What you need to do: Your task is to give the entries back exactly, leaving nothing out.

Entries shown:
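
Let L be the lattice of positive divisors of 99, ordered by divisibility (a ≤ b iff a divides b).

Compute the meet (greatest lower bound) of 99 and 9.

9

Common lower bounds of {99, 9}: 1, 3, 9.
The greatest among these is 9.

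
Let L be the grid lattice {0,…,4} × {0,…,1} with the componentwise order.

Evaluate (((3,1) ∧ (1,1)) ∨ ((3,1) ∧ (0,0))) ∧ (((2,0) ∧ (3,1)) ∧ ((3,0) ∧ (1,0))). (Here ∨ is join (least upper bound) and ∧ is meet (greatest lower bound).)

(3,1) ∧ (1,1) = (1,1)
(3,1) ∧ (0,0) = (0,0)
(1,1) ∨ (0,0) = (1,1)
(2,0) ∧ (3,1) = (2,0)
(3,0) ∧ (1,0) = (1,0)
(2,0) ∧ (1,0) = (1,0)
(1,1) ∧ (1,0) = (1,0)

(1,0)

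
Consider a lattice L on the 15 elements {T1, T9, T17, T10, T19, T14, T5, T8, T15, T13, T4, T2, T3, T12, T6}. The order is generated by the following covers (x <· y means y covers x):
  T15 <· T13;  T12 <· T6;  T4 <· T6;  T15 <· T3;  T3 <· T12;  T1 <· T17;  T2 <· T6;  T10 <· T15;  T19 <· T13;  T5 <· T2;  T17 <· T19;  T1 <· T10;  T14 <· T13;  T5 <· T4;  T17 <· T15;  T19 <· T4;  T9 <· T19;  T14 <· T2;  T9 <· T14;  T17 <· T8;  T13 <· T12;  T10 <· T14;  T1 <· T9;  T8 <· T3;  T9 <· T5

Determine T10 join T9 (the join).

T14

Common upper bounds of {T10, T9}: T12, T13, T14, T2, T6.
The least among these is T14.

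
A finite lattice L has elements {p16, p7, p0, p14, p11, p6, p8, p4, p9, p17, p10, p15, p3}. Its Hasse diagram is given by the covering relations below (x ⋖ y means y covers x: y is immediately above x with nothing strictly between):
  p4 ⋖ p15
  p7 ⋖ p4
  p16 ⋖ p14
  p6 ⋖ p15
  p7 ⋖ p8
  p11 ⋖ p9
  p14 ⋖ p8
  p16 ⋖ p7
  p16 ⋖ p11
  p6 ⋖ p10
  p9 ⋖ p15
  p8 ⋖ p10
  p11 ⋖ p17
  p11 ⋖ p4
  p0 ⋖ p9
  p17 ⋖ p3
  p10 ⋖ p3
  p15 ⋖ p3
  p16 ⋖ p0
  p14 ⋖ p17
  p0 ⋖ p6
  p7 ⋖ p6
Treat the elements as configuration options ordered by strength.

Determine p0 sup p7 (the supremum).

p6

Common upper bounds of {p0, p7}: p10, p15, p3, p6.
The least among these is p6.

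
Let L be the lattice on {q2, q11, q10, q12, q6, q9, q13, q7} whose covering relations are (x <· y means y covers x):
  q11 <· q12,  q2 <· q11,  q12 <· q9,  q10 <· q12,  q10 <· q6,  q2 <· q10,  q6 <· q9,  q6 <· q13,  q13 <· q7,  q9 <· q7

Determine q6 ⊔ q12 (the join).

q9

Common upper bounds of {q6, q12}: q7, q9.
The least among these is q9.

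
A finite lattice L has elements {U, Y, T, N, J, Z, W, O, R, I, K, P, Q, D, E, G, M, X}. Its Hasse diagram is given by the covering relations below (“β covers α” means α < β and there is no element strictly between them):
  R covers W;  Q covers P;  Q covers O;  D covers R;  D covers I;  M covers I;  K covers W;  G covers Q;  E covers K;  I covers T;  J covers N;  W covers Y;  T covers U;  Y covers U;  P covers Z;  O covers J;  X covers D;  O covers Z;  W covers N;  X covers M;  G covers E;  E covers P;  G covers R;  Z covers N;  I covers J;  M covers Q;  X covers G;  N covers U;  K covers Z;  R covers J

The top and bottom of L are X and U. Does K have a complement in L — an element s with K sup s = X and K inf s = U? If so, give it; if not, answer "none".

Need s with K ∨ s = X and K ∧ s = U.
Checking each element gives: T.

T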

Expected output:
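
Let L be the lattice of positive divisors of 99, ordered by divisibility (a ≤ b iff a divides b).

Compute the meet (greatest lower bound) of 99 and 9.

9

Common lower bounds of {99, 9}: 1, 3, 9.
The greatest among these is 9.

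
Let L be the grid lattice {0,…,4} × {0,…,1} with the componentwise order.

Evaluate (((3,1) ∧ (1,1)) ∨ ((3,1) ∧ (0,0))) ∧ (((2,0) ∧ (3,1)) ∧ ((3,0) ∧ (1,0))). (Here ∨ is join (least upper bound) and ∧ is meet (greatest lower bound).)

(3,1) ∧ (1,1) = (1,1)
(3,1) ∧ (0,0) = (0,0)
(1,1) ∨ (0,0) = (1,1)
(2,0) ∧ (3,1) = (2,0)
(3,0) ∧ (1,0) = (1,0)
(2,0) ∧ (1,0) = (1,0)
(1,1) ∧ (1,0) = (1,0)

(1,0)

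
Consider a lattice L on the 15 elements {T1, T9, T17, T10, T19, T14, T5, T8, T15, T13, T4, T2, T3, T12, T6}. The order is generated by the following covers (x <· y means y covers x):
  T15 <· T13;  T12 <· T6;  T4 <· T6;  T15 <· T3;  T3 <· T12;  T1 <· T17;  T2 <· T6;  T10 <· T15;  T19 <· T13;  T5 <· T2;  T17 <· T19;  T1 <· T10;  T14 <· T13;  T5 <· T4;  T17 <· T15;  T19 <· T4;  T9 <· T19;  T14 <· T2;  T9 <· T14;  T17 <· T8;  T13 <· T12;  T10 <· T14;  T1 <· T9;  T8 <· T3;  T9 <· T5

Determine T10 join T9 (the join).

T14

Common upper bounds of {T10, T9}: T12, T13, T14, T2, T6.
The least among these is T14.

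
A finite lattice L has elements {p16, p7, p0, p14, p11, p6, p8, p4, p9, p17, p10, p15, p3}. Its Hasse diagram is given by the covering relations below (x ⋖ y means y covers x: y is immediately above x with nothing strictly between):
  p4 ⋖ p15
  p7 ⋖ p4
  p16 ⋖ p14
  p6 ⋖ p15
  p7 ⋖ p8
  p11 ⋖ p9
  p14 ⋖ p8
  p16 ⋖ p7
  p16 ⋖ p11
  p6 ⋖ p10
  p9 ⋖ p15
  p8 ⋖ p10
  p11 ⋖ p17
  p11 ⋖ p4
  p0 ⋖ p9
  p17 ⋖ p3
  p10 ⋖ p3
  p15 ⋖ p3
  p16 ⋖ p0
  p14 ⋖ p17
  p0 ⋖ p6
  p7 ⋖ p6
Treat the elements as configuration options ordered by strength.

Determine p0 sup p7 (the supremum).

p6

Common upper bounds of {p0, p7}: p10, p15, p3, p6.
The least among these is p6.

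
Let L be the lattice on {q2, q11, q10, q12, q6, q9, q13, q7} whose covering relations are (x <· y means y covers x):
  q11 <· q12,  q2 <· q11,  q12 <· q9,  q10 <· q12,  q10 <· q6,  q2 <· q10,  q6 <· q9,  q6 <· q13,  q13 <· q7,  q9 <· q7

Determine q6 ⊔ q12 (the join).

q9

Common upper bounds of {q6, q12}: q7, q9.
The least among these is q9.

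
A finite lattice L has elements {U, Y, T, N, J, Z, W, O, R, I, K, P, Q, D, E, G, M, X}. Its Hasse diagram is given by the covering relations below (“β covers α” means α < β and there is no element strictly between them):
  R covers W;  Q covers P;  Q covers O;  D covers R;  D covers I;  M covers I;  K covers W;  G covers Q;  E covers K;  I covers T;  J covers N;  W covers Y;  T covers U;  Y covers U;  P covers Z;  O covers J;  X covers D;  O covers Z;  W covers N;  X covers M;  G covers E;  E covers P;  G covers R;  Z covers N;  I covers J;  M covers Q;  X covers G;  N covers U;  K covers Z;  R covers J

The top and bottom of L are X and U. Does K have a complement in L — an element s with K sup s = X and K inf s = U? If so, give it; if not, answer "none".

Need s with K ∨ s = X and K ∧ s = U.
Checking each element gives: T.

T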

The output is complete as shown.